__Task prompt__. In the material below, the lines from the one containing "Apply these rules: R1" through the one containing "voice 1: G4:1" are to be given again exactly, ends included, and no others.

__Data for processing__.
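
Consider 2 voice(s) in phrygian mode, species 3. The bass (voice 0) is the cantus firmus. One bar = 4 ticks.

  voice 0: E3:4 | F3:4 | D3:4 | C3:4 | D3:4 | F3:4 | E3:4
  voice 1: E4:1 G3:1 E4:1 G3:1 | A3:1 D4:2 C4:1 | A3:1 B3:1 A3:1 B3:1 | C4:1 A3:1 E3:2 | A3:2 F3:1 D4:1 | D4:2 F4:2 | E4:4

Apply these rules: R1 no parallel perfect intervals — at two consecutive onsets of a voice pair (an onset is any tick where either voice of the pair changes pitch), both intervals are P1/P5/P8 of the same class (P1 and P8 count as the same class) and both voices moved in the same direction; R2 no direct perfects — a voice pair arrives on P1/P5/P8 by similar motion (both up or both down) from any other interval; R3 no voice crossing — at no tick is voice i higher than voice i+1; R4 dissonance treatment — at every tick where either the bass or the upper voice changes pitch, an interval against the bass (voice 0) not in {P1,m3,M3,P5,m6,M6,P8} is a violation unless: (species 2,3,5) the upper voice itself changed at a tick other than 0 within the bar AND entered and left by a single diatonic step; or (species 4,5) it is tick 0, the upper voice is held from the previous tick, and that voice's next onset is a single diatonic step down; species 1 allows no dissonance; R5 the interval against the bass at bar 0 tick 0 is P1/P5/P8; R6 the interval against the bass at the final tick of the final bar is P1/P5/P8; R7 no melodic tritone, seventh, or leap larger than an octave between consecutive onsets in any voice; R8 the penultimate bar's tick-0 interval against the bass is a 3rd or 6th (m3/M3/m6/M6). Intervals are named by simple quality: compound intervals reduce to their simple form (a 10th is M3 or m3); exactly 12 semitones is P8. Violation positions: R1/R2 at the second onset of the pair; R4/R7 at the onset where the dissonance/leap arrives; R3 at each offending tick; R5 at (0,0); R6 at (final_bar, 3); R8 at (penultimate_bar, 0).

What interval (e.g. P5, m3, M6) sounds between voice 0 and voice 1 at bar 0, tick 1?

voice 0=E3 voice 1=G3 -> m3

m3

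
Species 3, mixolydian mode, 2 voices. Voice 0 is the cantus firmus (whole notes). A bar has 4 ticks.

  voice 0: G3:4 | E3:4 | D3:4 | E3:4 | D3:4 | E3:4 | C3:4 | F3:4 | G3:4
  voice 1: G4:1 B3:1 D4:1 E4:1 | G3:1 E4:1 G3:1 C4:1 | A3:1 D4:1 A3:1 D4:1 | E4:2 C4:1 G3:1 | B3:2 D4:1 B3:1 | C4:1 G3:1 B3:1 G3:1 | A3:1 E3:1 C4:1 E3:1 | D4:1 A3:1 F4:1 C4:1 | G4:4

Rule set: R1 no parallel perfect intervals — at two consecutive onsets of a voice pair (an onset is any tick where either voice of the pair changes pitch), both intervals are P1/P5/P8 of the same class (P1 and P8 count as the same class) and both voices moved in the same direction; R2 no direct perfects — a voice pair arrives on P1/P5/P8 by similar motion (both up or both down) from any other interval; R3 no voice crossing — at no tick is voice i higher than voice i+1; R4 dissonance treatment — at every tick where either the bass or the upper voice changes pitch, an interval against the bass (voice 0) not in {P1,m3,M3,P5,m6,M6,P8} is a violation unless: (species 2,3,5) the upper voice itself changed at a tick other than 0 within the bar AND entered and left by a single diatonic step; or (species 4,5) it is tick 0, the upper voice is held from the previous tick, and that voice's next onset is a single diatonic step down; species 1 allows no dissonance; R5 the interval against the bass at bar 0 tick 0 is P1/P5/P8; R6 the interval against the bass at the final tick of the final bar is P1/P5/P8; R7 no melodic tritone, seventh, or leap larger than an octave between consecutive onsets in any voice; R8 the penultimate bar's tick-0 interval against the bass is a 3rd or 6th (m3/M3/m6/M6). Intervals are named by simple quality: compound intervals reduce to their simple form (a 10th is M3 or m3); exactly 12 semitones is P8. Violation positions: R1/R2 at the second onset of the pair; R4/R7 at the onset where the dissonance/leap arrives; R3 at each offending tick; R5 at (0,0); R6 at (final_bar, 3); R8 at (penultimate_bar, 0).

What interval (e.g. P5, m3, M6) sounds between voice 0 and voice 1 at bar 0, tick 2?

P5

voice 0=G3 voice 1=D4 -> P5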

__Result of the exercise__.
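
Apply these rules: R1 no parallel perfect intervals — at two consecutive onsets of a voice pair (an onset is any tick where either voice of the pair changes pitch), both intervals are P1/P5/P8 of the same class (P1 and P8 count as the same class) and both voices moved in the same direction; R2 no direct perfects — a voice pair arrives on P1/P5/P8 by similar motion (both up or both down) from any other interval; R3 no voice crossing — at no tick is voice i higher than voice i+1; R4 dissonance treatment — at every tick where either the bass or the upper voice changes pitch, an interval against the bass (voice 0) not in {P1,m3,M3,P5,m6,M6,P8} is a violation unless: (species 2,3,5) the upper voice itself changed at a tick other than 0 within the bar AND entered and left by a single diatonic step; or (species 4,5) it is tick 0, the upper voice is held from the previous tick, and that voice's next onset is a single diatonic step down; species 1 allows no dissonance; R5 the interval against the bass at bar 0 tick 0 is P1/P5/P8; R6 the interval against the bass at the final tick of the final bar is P1/P5/P8; R7 no melodic tritone, seventh, or leap larger than an octave between consecutive onsets in any voice; R8 the penultimate bar's tick-0 interval against the bass is a 3rd or 6th (m3/M3/m6/M6). Intervals are named by simple quality: compound intervals reduce to their simple form (a 10th is M3 or m3); exactly 12 semitones is P8. Violation positions: R1/R2 at the second onset of the pair; R4/R7 at the onset where the dissonance/leap arrives; R3 at each offending tick; R5 at (0,0); R6 at (final_bar, 3); R8 at (penultimate_bar, 0).

What interval (e.g. P5, m3, M6) sounds between voice 0 and voice 1 at bar 0, tick 1?

voice 0=E3 voice 1=G3 -> m3

m3

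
Species 3, mixolydian mode, 2 voices. Voice 0 is the cantus firmus (whole notes). A bar has 4 ticks.

  voice 0: G3:4 | E3:4 | D3:4 | E3:4 | D3:4 | E3:4 | C3:4 | F3:4 | G3:4
  voice 1: G4:1 B3:1 D4:1 E4:1 | G3:1 E4:1 G3:1 C4:1 | A3:1 D4:1 A3:1 D4:1 | E4:2 C4:1 G3:1 | B3:2 D4:1 B3:1 | C4:1 G3:1 B3:1 G3:1 | A3:1 E3:1 C4:1 E3:1 | D4:1 A3:1 F4:1 C4:1 | G4:4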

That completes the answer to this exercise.